Collected data:

--------------------

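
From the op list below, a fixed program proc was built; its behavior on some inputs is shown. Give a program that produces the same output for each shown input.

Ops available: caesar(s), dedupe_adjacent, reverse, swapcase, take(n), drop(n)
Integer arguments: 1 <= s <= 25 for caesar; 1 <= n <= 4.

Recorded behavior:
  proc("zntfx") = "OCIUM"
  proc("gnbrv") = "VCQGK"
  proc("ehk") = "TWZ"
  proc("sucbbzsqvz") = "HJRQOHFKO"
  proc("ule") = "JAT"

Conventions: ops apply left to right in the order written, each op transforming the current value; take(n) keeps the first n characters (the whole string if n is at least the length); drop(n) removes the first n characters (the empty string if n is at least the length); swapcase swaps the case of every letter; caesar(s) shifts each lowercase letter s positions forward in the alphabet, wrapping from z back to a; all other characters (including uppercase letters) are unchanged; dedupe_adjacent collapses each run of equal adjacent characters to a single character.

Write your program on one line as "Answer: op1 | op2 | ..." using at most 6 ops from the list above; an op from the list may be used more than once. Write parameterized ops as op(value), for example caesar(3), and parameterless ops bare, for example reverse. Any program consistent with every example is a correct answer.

caesar(15) | reverse | swapcase | reverse | dedupe_adjacent

Check, running the answer program on each example:
  "zntfx" -> "ocium" -> "muico" -> "MUICO" -> "OCIUM" -> "OCIUM"
  "gnbrv" -> "vcqgk" -> "kgqcv" -> "KGQCV" -> "VCQGK" -> "VCQGK"
  "ehk" -> "twz" -> "zwt" -> "ZWT" -> "TWZ" -> "TWZ"
  "sucbbzsqvz" -> "hjrqqohfko" -> "okfhoqqrjh" -> "OKFHOQQRJH" -> "HJRQQOHFKO" -> "HJRQOHFKO"
  "ule" -> "jat" -> "taj" -> "TAJ" -> "JAT" -> "JAT"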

--------------------

▶ _PROBLEM DESCRIPTION_
Count every line of the data above that includes the word "proc", then state the total and nothing more.

▶ _EXERCISE RESPONSE_
6